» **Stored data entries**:
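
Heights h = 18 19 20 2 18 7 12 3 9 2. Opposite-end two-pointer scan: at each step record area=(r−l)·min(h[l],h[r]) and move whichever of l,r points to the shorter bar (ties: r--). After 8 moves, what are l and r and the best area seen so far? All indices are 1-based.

l=2, r=3, best area=72

l=1 r=10: min(18,2)*9=18 best=18 *, r--
l=1 r=9: min(18,9)*8=72 best=72 *, r--
l=1 r=8: min(18,3)*7=21 best=72, r--
l=1 r=7: min(18,12)*6=72 best=72, r--
l=1 r=6: min(18,7)*5=35 best=72, r--
l=1 r=5: min(18,18)*4=72 best=72, r--
l=1 r=4: min(18,2)*3=6 best=72, r--
l=1 r=3: min(18,20)*2=36 best=72, l++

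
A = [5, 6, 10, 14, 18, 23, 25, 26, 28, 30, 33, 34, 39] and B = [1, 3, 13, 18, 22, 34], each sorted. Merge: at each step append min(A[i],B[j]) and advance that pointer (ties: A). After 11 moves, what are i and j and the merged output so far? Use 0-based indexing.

i=6, j=5, merged so far=[1, 3, 5, 6, 10, 13, 14, 18, 18, 22, 23]

i=0 j=0: A[i]=5>B[j]=1 take 1, j++
i=0 j=1: A[i]=5>B[j]=3 take 3, j++
i=0 j=2: A[i]=5<=B[j]=13 take 5, i++
i=1 j=2: A[i]=6<=B[j]=13 take 6, i++
i=2 j=2: A[i]=10<=B[j]=13 take 10, i++
i=3 j=2: A[i]=14>B[j]=13 take 13, j++
i=3 j=3: A[i]=14<=B[j]=18 take 14, i++
i=4 j=3: A[i]=18<=B[j]=18 take 18, i++
i=5 j=3: A[i]=23>B[j]=18 take 18, j++
i=5 j=4: A[i]=23>B[j]=22 take 22, j++
i=5 j=5: A[i]=23<=B[j]=34 take 23, i++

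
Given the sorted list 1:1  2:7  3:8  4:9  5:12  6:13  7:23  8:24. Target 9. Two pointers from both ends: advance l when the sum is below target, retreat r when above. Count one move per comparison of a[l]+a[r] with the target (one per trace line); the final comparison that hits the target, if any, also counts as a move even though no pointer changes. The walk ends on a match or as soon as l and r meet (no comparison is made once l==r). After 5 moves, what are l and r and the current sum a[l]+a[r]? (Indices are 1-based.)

l=1, r=3, sum=9

l=1 r=8: 1+24=25 >9, r--
l=1 r=7: 1+23=24 >9, r--
l=1 r=6: 1+13=14 >9, r--
l=1 r=5: 1+12=13 >9, r--
l=1 r=4: 1+9=10 >9, r--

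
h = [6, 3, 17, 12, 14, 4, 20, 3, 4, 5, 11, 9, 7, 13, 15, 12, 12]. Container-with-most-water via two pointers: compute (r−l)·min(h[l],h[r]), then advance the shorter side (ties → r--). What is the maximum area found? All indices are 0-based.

l=0 r=16: min(6,12)*16=96 best=96 *, l++
l=1 r=16: min(3,12)*15=45 best=96, l++
l=2 r=16: min(17,12)*14=168 best=168 *, r--
l=2 r=15: min(17,12)*13=156 best=168, r--
l=2 r=14: min(17,15)*12=180 best=180 *, r--
l=2 r=13: min(17,13)*11=143 best=180, r--
l=2 r=12: min(17,7)*10=70 best=180, r--
l=2 r=11: min(17,9)*9=81 best=180, r--
l=2 r=10: min(17,11)*8=88 best=180, r--
l=2 r=9: min(17,5)*7=35 best=180, r--
l=2 r=8: min(17,4)*6=24 best=180, r--
l=2 r=7: min(17,3)*5=15 best=180, r--
l=2 r=6: min(17,20)*4=68 best=180, l++
l=3 r=6: min(12,20)*3=36 best=180, l++
l=4 r=6: min(14,20)*2=28 best=180, l++
l=5 r=6: min(4,20)*1=4 best=180, l++

max area = 180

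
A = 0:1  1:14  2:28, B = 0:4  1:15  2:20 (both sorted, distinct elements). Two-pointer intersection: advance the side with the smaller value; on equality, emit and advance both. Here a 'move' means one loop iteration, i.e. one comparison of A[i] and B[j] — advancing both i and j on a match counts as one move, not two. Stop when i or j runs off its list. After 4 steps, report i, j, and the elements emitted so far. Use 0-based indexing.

[i=0,j=0] 1<4 → i++
[i=1,j=0] 14>4 → j++
[i=1,j=1] 14<15 → i++
[i=2,j=1] 28>15 → j++

i=2, j=2, emitted=[]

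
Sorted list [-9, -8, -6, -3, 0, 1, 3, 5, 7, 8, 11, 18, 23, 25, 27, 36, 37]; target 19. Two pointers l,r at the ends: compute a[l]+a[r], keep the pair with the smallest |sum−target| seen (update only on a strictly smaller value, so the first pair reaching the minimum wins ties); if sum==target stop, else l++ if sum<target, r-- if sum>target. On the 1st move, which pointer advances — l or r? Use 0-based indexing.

r

l=0 r=16: -9+37=28 d=9 *, r--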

» **WHAT YOU WILL DO**:
Each entry, from start to finish, must be restated exactly.

» **REPLY TO THE EXERCISE**:
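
Heights h = 18 19 20 2 18 7 12 3 9 2. Opposite-end two-pointer scan: at each step record area=(r−l)·min(h[l],h[r]) and move whichever of l,r points to the shorter bar (ties: r--). After 8 moves, what are l and r and the best area seen so far? All indices are 1-based.

l=2, r=3, best area=72

l=1 r=10: min(18,2)*9=18 best=18 *, r--
l=1 r=9: min(18,9)*8=72 best=72 *, r--
l=1 r=8: min(18,3)*7=21 best=72, r--
l=1 r=7: min(18,12)*6=72 best=72, r--
l=1 r=6: min(18,7)*5=35 best=72, r--
l=1 r=5: min(18,18)*4=72 best=72, r--
l=1 r=4: min(18,2)*3=6 best=72, r--
l=1 r=3: min(18,20)*2=36 best=72, l++

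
A = [5, 6, 10, 14, 18, 23, 25, 26, 28, 30, 33, 34, 39] and B = [1, 3, 13, 18, 22, 34], each sorted. Merge: at each step append min(A[i],B[j]) and advance that pointer (ties: A). After 11 moves, what are i and j and the merged output so far? Use 0-based indexing.

i=6, j=5, merged so far=[1, 3, 5, 6, 10, 13, 14, 18, 18, 22, 23]

i=0 j=0: A[i]=5>B[j]=1 take 1, j++
i=0 j=1: A[i]=5>B[j]=3 take 3, j++
i=0 j=2: A[i]=5<=B[j]=13 take 5, i++
i=1 j=2: A[i]=6<=B[j]=13 take 6, i++
i=2 j=2: A[i]=10<=B[j]=13 take 10, i++
i=3 j=2: A[i]=14>B[j]=13 take 13, j++
i=3 j=3: A[i]=14<=B[j]=18 take 14, i++
i=4 j=3: A[i]=18<=B[j]=18 take 18, i++
i=5 j=3: A[i]=23>B[j]=18 take 18, j++
i=5 j=4: A[i]=23>B[j]=22 take 22, j++
i=5 j=5: A[i]=23<=B[j]=34 take 23, i++

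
Given the sorted list 1:1  2:7  3:8  4:9  5:12  6:13  7:23  8:24. Target 9. Two pointers from both ends: advance l when the sum is below target, retreat r when above. Count one move per comparison of a[l]+a[r] with the target (one per trace line); the final comparison that hits the target, if any, also counts as a move even though no pointer changes. The walk ends on a match or as soon as l and r meet (no comparison is made once l==r). After 5 moves, what are l and r and the current sum a[l]+a[r]? (Indices are 1-based.)

l=1, r=3, sum=9

l=1 r=8: 1+24=25 >9, r--
l=1 r=7: 1+23=24 >9, r--
l=1 r=6: 1+13=14 >9, r--
l=1 r=5: 1+12=13 >9, r--
l=1 r=4: 1+9=10 >9, r--

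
h = [6, 3, 17, 12, 14, 4, 20, 3, 4, 5, 11, 9, 7, 13, 15, 12, 12]. Container-with-most-water via two pointers: compute (r−l)·min(h[l],h[r]), then advance the shorter side (ties → r--). What is the maximum area found? All indices are 0-based.

l=0 r=16: min(6,12)*16=96 best=96 *, l++
l=1 r=16: min(3,12)*15=45 best=96, l++
l=2 r=16: min(17,12)*14=168 best=168 *, r--
l=2 r=15: min(17,12)*13=156 best=168, r--
l=2 r=14: min(17,15)*12=180 best=180 *, r--
l=2 r=13: min(17,13)*11=143 best=180, r--
l=2 r=12: min(17,7)*10=70 best=180, r--
l=2 r=11: min(17,9)*9=81 best=180, r--
l=2 r=10: min(17,11)*8=88 best=180, r--
l=2 r=9: min(17,5)*7=35 best=180, r--
l=2 r=8: min(17,4)*6=24 best=180, r--
l=2 r=7: min(17,3)*5=15 best=180, r--
l=2 r=6: min(17,20)*4=68 best=180, l++
l=3 r=6: min(12,20)*3=36 best=180, l++
l=4 r=6: min(14,20)*2=28 best=180, l++
l=5 r=6: min(4,20)*1=4 best=180, l++

max area = 180

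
A = 0:1  1:14  2:28, B = 0:4  1:15  2:20 (both sorted, distinct elements). Two-pointer intersection: advance the side with the smaller value; on equality, emit and advance both. Here a 'move' means one loop iteration, i.e. one comparison of A[i] and B[j] — advancing both i and j on a match counts as one move, not two. Stop when i or j runs off its list. After 4 steps, report i, j, and the elements emitted so far. Use 0-based indexing.

[i=0,j=0] 1<4 → i++
[i=1,j=0] 14>4 → j++
[i=1,j=1] 14<15 → i++
[i=2,j=1] 28>15 → j++

i=2, j=2, emitted=[]

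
Sorted list [-9, -8, -6, -3, 0, 1, 3, 5, 7, 8, 11, 18, 23, 25, 27, 36, 37]; target 19. Two pointers l,r at the ends: compute a[l]+a[r], keep the pair with the smallest |sum−target| seen (update only on a strictly smaller value, so the first pair reaching the minimum wins ties); if sum==target stop, else l++ if sum<target, r-- if sum>target. On the 1st move, which pointer advances — l or r? Use 0-based indexing.

r

l=0 r=16: -9+37=28 d=9 *, r--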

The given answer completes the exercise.